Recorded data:
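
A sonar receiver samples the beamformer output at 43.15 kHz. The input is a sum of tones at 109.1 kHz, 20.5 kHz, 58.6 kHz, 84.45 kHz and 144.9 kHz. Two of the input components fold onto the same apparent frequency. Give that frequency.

fs/2 = 21.575 kHz.
109.1 kHz mod fs = 22.8 kHz.
22.8 kHz > fs/2 = 21.575 kHz, folds to fs − 22.8 kHz = 20.35 kHz.
20.5 kHz ≤ fs/2 = 21.575 kHz, passes unchanged.
58.6 kHz mod fs = 15.45 kHz.
15.45 kHz ≤ fs/2 = 21.575 kHz, appears at 15.45 kHz.
84.45 kHz mod fs = 41.3 kHz.
41.3 kHz > fs/2 = 21.575 kHz, folds to fs − 41.3 kHz = 1.85 kHz.
144.9 kHz mod fs = 15.45 kHz.
15.45 kHz ≤ fs/2 = 21.575 kHz, appears at 15.45 kHz.
58.6 kHz and 144.9 kHz both map to 15.45 kHz.

15.45 kHz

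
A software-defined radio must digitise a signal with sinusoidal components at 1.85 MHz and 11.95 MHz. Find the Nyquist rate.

23.9 MHz

Highest-frequency component: 11.95 MHz.
Nyquist rate = 2 × 11.95 MHz = 23.9 MHz.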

#### Exercise directions:
Nothing in the entries above should differ when you return them in full.

#### Answer box:
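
A sonar receiver samples the beamformer output at 43.15 kHz. The input is a sum of tones at 109.1 kHz, 20.5 kHz, 58.6 kHz, 84.45 kHz and 144.9 kHz. Two of the input components fold onto the same apparent frequency. Give that frequency.

fs/2 = 21.575 kHz.
109.1 kHz mod fs = 22.8 kHz.
22.8 kHz > fs/2 = 21.575 kHz, folds to fs − 22.8 kHz = 20.35 kHz.
20.5 kHz ≤ fs/2 = 21.575 kHz, passes unchanged.
58.6 kHz mod fs = 15.45 kHz.
15.45 kHz ≤ fs/2 = 21.575 kHz, appears at 15.45 kHz.
84.45 kHz mod fs = 41.3 kHz.
41.3 kHz > fs/2 = 21.575 kHz, folds to fs − 41.3 kHz = 1.85 kHz.
144.9 kHz mod fs = 15.45 kHz.
15.45 kHz ≤ fs/2 = 21.575 kHz, appears at 15.45 kHz.
58.6 kHz and 144.9 kHz both map to 15.45 kHz.

15.45 kHz

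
A software-defined radio must digitise a signal with sinusoidal components at 1.85 MHz and 11.95 MHz. Find the Nyquist rate.

23.9 MHz

Highest-frequency component: 11.95 MHz.
Nyquist rate = 2 × 11.95 MHz = 23.9 MHz.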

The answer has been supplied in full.